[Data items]
# # #

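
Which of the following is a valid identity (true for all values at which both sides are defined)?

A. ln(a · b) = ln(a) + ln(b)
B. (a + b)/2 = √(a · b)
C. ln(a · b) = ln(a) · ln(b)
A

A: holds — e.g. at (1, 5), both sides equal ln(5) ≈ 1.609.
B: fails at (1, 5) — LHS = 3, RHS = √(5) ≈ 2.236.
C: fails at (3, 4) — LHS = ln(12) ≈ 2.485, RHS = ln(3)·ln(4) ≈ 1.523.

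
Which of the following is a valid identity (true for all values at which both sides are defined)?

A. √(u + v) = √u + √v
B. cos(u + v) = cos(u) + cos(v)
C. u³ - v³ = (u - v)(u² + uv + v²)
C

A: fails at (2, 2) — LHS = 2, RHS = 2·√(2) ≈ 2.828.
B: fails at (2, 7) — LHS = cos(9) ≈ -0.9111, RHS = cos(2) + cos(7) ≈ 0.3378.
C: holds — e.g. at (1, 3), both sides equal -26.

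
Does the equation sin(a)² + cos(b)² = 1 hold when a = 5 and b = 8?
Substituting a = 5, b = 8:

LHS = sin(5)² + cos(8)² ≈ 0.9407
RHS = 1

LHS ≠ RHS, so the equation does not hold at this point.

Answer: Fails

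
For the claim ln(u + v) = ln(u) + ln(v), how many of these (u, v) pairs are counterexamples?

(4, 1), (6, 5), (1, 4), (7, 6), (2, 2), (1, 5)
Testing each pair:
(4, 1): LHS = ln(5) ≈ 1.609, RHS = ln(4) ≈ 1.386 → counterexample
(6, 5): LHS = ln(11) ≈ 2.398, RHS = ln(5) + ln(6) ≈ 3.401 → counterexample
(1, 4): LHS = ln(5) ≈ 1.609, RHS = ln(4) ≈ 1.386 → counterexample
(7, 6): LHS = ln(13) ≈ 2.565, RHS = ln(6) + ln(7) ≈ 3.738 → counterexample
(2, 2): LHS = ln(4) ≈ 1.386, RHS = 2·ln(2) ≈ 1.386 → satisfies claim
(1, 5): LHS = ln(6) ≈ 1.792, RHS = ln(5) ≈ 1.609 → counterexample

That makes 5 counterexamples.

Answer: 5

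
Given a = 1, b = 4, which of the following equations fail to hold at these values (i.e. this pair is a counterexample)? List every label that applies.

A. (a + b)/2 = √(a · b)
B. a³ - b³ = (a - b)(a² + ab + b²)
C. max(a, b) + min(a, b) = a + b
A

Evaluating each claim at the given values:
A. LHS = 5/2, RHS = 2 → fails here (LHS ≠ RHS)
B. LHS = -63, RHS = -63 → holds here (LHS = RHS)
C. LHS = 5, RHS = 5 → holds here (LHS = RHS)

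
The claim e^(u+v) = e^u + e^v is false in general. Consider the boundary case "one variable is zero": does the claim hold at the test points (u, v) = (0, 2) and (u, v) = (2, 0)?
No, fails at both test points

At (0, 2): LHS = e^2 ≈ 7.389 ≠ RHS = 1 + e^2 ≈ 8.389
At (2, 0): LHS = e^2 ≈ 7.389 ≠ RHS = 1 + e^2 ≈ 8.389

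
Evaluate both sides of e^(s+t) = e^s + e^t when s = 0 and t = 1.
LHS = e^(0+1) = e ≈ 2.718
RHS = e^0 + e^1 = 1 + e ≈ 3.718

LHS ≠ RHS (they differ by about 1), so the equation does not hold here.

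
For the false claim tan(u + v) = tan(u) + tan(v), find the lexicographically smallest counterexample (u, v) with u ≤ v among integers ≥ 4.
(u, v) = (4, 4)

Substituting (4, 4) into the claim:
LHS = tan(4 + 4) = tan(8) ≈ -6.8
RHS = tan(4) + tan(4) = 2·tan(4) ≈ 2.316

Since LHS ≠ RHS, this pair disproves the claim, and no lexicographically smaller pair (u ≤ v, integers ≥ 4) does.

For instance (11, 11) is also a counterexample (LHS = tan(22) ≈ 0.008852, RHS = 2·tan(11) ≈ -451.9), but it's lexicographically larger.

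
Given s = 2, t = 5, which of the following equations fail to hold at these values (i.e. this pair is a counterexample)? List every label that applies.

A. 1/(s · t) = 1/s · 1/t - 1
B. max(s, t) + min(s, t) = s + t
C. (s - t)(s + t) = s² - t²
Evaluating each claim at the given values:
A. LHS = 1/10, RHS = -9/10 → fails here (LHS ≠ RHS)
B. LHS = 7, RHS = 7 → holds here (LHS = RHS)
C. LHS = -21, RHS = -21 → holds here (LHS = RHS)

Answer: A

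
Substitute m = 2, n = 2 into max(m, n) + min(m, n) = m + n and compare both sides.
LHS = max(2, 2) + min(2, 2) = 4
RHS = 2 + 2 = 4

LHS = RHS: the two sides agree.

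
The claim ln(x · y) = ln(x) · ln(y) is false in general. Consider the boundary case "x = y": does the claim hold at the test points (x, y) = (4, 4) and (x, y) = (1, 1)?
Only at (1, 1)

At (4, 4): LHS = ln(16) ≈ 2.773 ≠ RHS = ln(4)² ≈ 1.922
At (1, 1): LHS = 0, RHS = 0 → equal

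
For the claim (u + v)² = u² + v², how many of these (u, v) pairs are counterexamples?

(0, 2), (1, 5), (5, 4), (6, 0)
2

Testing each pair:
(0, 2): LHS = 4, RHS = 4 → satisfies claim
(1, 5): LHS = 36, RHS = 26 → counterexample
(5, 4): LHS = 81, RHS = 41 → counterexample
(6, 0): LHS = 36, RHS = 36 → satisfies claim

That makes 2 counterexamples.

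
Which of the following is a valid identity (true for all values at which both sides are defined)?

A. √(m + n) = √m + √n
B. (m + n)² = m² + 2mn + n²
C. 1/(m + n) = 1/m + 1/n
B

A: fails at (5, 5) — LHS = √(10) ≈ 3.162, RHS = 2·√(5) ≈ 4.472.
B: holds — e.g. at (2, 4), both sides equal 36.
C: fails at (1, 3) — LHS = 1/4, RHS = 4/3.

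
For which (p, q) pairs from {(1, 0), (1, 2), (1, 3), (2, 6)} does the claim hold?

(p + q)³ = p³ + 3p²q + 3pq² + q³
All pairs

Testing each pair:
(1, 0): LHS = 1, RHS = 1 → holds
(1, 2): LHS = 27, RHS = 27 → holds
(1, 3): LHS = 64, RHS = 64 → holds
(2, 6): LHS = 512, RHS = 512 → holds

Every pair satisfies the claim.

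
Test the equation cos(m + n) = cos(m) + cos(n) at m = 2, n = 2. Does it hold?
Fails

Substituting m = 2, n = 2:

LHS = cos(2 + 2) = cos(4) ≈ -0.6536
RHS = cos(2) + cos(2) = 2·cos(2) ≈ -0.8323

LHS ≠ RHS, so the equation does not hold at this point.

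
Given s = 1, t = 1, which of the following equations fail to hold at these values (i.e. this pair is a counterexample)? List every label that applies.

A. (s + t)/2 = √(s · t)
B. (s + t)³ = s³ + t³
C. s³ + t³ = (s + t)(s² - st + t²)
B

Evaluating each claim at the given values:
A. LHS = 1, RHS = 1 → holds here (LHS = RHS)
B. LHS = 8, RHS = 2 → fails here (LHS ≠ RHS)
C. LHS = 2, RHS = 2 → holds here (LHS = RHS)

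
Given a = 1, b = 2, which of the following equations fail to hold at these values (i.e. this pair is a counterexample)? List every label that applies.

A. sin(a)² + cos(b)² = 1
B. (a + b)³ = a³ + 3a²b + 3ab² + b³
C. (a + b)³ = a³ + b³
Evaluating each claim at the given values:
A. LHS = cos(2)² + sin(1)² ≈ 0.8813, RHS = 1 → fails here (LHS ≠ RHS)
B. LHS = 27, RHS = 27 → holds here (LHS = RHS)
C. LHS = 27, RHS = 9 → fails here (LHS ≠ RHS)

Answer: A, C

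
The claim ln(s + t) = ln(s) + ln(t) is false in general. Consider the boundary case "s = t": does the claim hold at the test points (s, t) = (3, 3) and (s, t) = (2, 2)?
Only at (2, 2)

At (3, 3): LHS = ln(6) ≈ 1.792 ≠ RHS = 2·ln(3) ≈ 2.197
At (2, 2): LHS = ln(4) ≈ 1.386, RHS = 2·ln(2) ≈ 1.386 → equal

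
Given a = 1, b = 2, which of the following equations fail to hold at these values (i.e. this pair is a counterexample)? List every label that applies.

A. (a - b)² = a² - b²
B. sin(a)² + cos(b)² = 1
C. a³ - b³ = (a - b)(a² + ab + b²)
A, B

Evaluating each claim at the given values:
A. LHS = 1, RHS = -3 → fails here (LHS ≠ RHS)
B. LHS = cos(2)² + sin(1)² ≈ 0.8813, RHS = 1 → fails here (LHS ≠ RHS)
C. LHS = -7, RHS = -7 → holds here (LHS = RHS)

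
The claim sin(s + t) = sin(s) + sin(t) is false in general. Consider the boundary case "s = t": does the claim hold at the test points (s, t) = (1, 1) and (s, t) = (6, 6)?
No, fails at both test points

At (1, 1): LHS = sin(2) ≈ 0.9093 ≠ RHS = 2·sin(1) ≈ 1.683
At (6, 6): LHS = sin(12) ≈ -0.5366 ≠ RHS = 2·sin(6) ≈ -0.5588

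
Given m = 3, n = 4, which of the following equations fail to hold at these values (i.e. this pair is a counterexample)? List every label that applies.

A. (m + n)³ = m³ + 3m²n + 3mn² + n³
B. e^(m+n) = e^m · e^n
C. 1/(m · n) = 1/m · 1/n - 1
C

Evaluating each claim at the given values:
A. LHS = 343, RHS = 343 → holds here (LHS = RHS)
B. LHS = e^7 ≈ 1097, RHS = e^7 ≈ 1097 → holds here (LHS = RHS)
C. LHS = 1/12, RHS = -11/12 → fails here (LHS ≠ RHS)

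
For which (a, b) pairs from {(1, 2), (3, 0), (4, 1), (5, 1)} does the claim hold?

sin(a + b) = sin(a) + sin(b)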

# # #

#### [WHAT THE TASK ASKS]
Only one stretch of the data above is needed. Restate it word for word, from the line containing "A. ln(a · b) = ln(a) + ln(b)" through the line containing "For the claim ln(u", both ends included.

#### [SOLVED PROBLEM]
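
A. ln(a · b) = ln(a) + ln(b)
B. (a + b)/2 = √(a · b)
C. ln(a · b) = ln(a) · ln(b)
A

A: holds — e.g. at (1, 5), both sides equal ln(5) ≈ 1.609.
B: fails at (1, 5) — LHS = 3, RHS = √(5) ≈ 2.236.
C: fails at (3, 4) — LHS = ln(12) ≈ 2.485, RHS = ln(3)·ln(4) ≈ 1.523.

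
Which of the following is a valid identity (true for all values at which both sides are defined)?

A. √(u + v) = √u + √v
B. cos(u + v) = cos(u) + cos(v)
C. u³ - v³ = (u - v)(u² + uv + v²)
C

A: fails at (2, 2) — LHS = 2, RHS = 2·√(2) ≈ 2.828.
B: fails at (2, 7) — LHS = cos(9) ≈ -0.9111, RHS = cos(2) + cos(7) ≈ 0.3378.
C: holds — e.g. at (1, 3), both sides equal -26.

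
Does the equation sin(a)² + cos(b)² = 1 hold when a = 5 and b = 8?
Substituting a = 5, b = 8:

LHS = sin(5)² + cos(8)² ≈ 0.9407
RHS = 1

LHS ≠ RHS, so the equation does not hold at this point.

Answer: Fails

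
For the claim ln(u + v) = ln(u) + ln(v), how many of these (u, v) pairs are counterexamples?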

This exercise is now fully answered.